Task item ▸
In the listing that follows, the range to quote begins at the line that has "4/355 =4/355 =0.01" and ends after the line that has "sort([ sqrt(2), - 2,4, - 2*sqrt"; quote it verbatim and add nothing.

******************************

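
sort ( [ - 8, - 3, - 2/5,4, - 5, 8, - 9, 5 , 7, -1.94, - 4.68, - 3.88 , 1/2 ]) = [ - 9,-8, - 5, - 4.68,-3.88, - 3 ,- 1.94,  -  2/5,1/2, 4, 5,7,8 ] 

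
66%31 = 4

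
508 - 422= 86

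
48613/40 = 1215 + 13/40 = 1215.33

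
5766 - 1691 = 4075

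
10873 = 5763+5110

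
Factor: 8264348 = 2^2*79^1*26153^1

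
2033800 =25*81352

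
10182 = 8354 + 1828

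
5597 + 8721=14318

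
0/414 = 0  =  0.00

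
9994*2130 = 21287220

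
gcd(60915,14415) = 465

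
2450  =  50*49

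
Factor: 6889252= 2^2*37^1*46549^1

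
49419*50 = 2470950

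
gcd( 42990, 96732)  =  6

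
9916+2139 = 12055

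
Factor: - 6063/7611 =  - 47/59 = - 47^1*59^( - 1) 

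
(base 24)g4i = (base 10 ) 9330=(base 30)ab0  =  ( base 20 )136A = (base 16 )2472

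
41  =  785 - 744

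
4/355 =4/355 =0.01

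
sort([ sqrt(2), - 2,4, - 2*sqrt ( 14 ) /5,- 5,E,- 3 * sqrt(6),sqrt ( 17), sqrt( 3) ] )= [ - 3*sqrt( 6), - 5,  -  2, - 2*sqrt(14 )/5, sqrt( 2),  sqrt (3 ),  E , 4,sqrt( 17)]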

******************************

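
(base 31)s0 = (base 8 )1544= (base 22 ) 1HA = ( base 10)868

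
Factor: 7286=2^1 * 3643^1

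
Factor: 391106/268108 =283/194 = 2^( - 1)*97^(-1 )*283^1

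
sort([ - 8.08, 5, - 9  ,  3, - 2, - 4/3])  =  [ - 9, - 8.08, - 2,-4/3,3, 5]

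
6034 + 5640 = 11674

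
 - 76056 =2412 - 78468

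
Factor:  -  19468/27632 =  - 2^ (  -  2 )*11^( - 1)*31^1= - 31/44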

******************************

Response for this exercise ▸
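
4/355 =4/355 =0.01

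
sort([ sqrt(2), - 2,4, - 2*sqrt ( 14 ) /5,- 5,E,- 3 * sqrt(6),sqrt ( 17), sqrt( 3) ] )= [ - 3*sqrt( 6), - 5,  -  2, - 2*sqrt(14 )/5, sqrt( 2),  sqrt (3 ),  E , 4,sqrt( 17)]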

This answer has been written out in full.